== Source information ==

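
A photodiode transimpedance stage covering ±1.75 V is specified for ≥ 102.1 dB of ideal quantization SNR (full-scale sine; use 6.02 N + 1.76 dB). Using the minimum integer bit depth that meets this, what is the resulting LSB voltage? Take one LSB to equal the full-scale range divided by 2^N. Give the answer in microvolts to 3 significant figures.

26.7 µV

Full-scale range = 1.75 V − (-1.75 V) = 3.5 V.
6.02 N + 1.76 ≥ 102.1 gives N ≥ 16.668, so the minimum integer is 17.
LSB = 3.5 V / 2^17 = 26.7 µV.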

===

#### [Activity]
Return the complete material exactly as it reads.

#### [Written response]
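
A photodiode transimpedance stage covering ±1.75 V is specified for ≥ 102.1 dB of ideal quantization SNR (full-scale sine; use 6.02 N + 1.76 dB). Using the minimum integer bit depth that meets this, what is the resulting LSB voltage? Take one LSB to equal the full-scale range divided by 2^N. Give the answer in microvolts to 3 significant figures.

26.7 µV

Full-scale range = 1.75 V − (-1.75 V) = 3.5 V.
6.02 N + 1.76 ≥ 102.1 gives N ≥ 16.668, so the minimum integer is 17.
LSB = 3.5 V / 2^17 = 26.7 µV.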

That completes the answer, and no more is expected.